- **Activity**:
What are the lines, copied exactly, from the one containing "OLS coefficient estimate" through the last line of the records below, both included?

- **Material supplied**:

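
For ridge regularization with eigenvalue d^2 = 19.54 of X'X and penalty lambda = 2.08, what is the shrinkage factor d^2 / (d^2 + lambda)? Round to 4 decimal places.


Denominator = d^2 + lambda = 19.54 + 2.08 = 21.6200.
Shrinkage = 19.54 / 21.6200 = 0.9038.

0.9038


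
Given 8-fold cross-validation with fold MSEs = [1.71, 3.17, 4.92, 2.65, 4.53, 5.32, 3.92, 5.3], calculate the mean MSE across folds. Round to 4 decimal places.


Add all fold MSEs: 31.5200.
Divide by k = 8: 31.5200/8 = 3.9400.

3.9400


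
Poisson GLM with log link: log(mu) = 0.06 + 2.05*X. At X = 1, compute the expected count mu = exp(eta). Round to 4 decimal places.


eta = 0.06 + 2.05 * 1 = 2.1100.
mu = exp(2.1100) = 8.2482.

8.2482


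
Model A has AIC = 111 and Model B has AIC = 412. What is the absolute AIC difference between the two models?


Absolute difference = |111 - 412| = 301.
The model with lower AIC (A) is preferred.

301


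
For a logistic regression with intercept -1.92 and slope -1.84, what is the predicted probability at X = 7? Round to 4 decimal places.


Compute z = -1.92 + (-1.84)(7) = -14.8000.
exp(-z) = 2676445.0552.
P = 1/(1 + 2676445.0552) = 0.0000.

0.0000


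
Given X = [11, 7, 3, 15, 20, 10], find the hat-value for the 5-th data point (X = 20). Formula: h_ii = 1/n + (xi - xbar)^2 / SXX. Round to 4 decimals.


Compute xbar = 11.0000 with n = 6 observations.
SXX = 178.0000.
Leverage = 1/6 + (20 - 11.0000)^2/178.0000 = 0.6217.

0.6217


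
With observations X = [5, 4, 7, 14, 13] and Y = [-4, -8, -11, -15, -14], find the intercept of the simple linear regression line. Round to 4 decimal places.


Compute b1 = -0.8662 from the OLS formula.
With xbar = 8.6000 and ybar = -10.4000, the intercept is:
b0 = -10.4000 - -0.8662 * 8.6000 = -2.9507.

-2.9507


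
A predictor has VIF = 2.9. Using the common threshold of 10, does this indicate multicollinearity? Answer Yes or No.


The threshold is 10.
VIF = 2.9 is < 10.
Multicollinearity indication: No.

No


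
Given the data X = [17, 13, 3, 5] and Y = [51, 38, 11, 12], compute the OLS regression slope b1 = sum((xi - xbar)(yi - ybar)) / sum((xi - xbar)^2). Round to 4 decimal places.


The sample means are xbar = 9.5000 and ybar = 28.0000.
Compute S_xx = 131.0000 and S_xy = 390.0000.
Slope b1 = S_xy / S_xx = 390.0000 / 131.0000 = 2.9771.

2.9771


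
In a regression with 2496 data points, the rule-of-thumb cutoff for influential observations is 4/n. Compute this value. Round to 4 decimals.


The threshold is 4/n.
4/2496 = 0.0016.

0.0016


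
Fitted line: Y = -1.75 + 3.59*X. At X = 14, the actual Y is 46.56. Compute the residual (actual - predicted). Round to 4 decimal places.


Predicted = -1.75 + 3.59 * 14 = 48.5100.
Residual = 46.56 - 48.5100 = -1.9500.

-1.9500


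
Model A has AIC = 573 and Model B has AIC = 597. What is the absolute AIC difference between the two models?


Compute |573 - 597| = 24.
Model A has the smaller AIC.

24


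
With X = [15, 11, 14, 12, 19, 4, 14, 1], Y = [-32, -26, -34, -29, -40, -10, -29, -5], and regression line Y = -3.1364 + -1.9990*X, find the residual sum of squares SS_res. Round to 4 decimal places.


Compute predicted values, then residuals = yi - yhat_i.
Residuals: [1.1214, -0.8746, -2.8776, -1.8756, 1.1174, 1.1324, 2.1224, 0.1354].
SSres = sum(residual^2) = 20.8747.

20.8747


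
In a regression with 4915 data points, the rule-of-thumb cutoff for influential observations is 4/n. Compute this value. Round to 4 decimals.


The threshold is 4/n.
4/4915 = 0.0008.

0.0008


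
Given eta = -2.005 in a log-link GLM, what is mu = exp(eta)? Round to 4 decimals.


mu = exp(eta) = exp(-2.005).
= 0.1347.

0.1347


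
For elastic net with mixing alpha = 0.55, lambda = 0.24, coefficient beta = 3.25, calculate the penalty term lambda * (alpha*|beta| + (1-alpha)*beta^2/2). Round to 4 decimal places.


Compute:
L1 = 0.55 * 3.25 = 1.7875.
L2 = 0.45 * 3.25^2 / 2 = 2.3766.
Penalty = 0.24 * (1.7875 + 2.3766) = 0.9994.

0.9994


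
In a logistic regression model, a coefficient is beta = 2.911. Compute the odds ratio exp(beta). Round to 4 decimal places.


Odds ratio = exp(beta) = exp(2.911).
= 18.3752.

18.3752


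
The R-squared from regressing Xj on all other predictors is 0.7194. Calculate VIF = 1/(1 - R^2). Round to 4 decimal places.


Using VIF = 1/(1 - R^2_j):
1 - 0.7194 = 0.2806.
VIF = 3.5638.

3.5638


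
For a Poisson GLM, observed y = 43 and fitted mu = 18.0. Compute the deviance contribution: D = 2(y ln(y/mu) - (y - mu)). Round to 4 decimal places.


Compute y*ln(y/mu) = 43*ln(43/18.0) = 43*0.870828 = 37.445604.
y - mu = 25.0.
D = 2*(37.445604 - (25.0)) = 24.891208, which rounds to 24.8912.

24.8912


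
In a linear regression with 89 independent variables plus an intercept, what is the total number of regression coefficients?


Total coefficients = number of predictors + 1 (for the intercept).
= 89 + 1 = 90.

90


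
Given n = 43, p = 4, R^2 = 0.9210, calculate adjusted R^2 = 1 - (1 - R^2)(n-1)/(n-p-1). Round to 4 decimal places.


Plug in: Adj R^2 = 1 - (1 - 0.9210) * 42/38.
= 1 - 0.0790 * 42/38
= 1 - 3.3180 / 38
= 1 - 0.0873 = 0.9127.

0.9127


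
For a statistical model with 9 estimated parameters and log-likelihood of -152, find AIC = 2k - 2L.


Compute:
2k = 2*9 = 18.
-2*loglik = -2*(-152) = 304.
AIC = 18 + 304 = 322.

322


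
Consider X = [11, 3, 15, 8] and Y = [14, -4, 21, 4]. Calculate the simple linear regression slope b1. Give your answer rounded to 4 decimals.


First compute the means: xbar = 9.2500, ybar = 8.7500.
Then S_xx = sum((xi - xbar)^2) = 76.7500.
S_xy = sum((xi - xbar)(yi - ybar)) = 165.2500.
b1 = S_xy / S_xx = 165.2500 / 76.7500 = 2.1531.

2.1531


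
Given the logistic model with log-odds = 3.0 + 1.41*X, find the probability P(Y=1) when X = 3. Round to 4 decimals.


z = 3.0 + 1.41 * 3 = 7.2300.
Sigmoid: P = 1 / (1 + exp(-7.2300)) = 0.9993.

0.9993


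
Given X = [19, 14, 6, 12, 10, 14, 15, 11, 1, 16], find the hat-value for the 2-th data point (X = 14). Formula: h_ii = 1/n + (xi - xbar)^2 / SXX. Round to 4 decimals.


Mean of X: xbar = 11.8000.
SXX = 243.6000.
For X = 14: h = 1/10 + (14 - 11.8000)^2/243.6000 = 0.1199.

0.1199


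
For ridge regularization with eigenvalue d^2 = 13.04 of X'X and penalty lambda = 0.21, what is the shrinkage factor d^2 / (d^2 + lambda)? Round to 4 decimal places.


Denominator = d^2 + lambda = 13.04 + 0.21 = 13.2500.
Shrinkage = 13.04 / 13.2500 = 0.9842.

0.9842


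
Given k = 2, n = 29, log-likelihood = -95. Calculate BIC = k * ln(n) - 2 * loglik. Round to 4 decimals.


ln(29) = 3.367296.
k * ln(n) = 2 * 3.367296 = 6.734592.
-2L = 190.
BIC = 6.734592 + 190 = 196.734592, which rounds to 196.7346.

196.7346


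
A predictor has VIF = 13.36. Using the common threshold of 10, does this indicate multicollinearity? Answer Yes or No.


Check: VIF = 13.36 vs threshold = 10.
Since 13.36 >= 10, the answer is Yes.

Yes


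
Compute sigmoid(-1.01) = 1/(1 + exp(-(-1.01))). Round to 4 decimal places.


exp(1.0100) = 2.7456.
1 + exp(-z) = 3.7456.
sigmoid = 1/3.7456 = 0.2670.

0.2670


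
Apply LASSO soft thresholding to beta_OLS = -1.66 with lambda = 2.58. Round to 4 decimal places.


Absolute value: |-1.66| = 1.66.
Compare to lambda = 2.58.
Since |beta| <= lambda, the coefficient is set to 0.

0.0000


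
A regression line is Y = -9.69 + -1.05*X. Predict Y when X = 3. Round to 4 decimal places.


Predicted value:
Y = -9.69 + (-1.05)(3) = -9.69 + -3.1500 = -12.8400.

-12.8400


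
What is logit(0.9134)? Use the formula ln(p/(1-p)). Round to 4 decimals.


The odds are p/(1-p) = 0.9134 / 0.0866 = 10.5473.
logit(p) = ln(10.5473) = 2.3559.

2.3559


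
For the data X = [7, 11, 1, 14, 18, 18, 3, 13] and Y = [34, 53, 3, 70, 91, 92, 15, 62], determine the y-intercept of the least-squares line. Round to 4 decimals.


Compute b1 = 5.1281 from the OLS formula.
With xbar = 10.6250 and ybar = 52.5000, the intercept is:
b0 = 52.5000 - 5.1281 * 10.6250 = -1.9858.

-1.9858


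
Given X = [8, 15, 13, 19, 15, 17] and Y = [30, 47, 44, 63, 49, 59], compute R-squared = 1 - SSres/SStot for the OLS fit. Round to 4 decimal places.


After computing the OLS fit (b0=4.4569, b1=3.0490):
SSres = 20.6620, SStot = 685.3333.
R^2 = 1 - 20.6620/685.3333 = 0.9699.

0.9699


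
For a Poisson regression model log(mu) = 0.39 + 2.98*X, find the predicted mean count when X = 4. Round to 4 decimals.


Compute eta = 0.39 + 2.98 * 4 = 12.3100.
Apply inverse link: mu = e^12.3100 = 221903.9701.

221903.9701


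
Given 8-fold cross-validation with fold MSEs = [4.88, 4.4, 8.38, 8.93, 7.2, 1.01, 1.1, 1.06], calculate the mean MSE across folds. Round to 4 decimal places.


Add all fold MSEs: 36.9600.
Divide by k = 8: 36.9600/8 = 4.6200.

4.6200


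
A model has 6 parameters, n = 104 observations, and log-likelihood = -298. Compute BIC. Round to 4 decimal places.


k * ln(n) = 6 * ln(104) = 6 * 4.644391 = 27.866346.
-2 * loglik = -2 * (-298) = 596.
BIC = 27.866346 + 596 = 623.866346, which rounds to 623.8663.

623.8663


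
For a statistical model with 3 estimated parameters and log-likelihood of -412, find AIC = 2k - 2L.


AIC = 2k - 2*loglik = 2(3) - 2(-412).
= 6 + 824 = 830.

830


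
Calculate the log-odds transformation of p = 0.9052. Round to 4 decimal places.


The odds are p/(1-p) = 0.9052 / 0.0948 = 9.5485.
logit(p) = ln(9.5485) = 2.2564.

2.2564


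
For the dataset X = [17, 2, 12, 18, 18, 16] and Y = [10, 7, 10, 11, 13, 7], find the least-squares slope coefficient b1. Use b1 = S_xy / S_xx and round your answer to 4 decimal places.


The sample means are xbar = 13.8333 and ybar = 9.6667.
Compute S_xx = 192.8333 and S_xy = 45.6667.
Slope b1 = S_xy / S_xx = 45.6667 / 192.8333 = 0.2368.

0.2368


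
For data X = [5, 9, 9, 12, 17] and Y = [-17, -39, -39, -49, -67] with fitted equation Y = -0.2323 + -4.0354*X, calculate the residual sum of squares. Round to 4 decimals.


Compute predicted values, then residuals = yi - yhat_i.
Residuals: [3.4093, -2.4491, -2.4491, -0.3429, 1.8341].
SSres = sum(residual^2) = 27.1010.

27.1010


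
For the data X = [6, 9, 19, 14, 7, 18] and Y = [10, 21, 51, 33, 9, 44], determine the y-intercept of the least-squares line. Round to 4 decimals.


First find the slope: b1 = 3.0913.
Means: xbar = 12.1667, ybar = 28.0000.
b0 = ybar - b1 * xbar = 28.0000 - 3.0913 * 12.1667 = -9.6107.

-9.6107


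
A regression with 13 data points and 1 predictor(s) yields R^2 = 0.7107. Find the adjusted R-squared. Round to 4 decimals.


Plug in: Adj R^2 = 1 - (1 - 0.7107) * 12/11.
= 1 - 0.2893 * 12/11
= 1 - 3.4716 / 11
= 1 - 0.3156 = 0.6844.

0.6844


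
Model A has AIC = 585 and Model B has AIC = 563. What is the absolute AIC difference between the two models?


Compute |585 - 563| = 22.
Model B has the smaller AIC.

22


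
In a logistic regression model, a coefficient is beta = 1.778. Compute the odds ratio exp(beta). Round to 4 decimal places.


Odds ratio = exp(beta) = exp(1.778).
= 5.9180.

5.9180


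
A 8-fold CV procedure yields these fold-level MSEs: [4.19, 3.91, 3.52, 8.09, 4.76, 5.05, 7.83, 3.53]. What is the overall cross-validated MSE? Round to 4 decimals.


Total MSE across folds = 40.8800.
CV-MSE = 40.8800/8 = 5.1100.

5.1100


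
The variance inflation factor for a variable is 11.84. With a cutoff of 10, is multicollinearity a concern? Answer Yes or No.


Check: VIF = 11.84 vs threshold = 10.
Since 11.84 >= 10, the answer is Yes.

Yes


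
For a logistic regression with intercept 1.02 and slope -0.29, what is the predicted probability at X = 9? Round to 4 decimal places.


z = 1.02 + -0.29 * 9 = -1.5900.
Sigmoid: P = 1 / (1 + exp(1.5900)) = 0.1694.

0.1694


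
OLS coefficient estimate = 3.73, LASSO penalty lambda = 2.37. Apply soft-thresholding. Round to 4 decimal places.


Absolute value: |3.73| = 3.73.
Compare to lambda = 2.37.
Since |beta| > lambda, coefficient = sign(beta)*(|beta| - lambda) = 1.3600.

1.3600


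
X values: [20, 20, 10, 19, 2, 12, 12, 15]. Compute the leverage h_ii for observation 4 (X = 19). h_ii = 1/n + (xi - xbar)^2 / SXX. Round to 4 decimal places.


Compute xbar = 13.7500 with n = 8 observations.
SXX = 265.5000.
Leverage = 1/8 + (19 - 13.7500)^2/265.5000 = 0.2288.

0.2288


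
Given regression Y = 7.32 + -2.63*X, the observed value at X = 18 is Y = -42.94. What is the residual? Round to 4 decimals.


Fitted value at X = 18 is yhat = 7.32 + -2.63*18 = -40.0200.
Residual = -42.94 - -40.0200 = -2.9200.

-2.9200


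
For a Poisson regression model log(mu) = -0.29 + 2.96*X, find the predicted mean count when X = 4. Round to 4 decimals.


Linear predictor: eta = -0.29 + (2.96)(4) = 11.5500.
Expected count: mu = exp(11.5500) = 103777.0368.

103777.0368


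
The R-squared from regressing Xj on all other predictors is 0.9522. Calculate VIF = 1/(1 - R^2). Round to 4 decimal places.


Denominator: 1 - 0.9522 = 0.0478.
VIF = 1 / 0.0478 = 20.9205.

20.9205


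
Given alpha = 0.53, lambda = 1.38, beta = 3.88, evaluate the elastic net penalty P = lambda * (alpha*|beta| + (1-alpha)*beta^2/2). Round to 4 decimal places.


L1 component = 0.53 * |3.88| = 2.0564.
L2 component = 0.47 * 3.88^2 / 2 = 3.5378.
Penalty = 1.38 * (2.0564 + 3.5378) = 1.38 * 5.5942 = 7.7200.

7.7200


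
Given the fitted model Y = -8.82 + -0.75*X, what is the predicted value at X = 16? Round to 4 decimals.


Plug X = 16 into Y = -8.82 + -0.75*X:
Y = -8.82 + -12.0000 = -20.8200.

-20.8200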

- **Result of the exercise**:
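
OLS coefficient estimate = 3.73, LASSO penalty lambda = 2.37. Apply soft-thresholding. Round to 4 decimal places.


Absolute value: |3.73| = 3.73.
Compare to lambda = 2.37.
Since |beta| > lambda, coefficient = sign(beta)*(|beta| - lambda) = 1.3600.

1.3600


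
X values: [20, 20, 10, 19, 2, 12, 12, 15]. Compute the leverage h_ii for observation 4 (X = 19). h_ii = 1/n + (xi - xbar)^2 / SXX. Round to 4 decimal places.


Compute xbar = 13.7500 with n = 8 observations.
SXX = 265.5000.
Leverage = 1/8 + (19 - 13.7500)^2/265.5000 = 0.2288.

0.2288


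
Given regression Y = 7.32 + -2.63*X, the observed value at X = 18 is Y = -42.94. What is the residual? Round to 4 decimals.


Fitted value at X = 18 is yhat = 7.32 + -2.63*18 = -40.0200.
Residual = -42.94 - -40.0200 = -2.9200.

-2.9200


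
For a Poisson regression model log(mu) = -0.29 + 2.96*X, find the predicted mean count when X = 4. Round to 4 decimals.


Linear predictor: eta = -0.29 + (2.96)(4) = 11.5500.
Expected count: mu = exp(11.5500) = 103777.0368.

103777.0368


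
The R-squared from regressing Xj on all other predictors is 0.9522. Calculate VIF = 1/(1 - R^2). Round to 4 decimal places.


Denominator: 1 - 0.9522 = 0.0478.
VIF = 1 / 0.0478 = 20.9205.

20.9205


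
Given alpha = 0.53, lambda = 1.38, beta = 3.88, evaluate the elastic net penalty P = lambda * (alpha*|beta| + (1-alpha)*beta^2/2). Round to 4 decimal places.


L1 component = 0.53 * |3.88| = 2.0564.
L2 component = 0.47 * 3.88^2 / 2 = 3.5378.
Penalty = 1.38 * (2.0564 + 3.5378) = 1.38 * 5.5942 = 7.7200.

7.7200


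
Given the fitted model Y = -8.82 + -0.75*X, what is the predicted value at X = 16? Round to 4 decimals.


Plug X = 16 into Y = -8.82 + -0.75*X:
Y = -8.82 + -12.0000 = -20.8200.

-20.8200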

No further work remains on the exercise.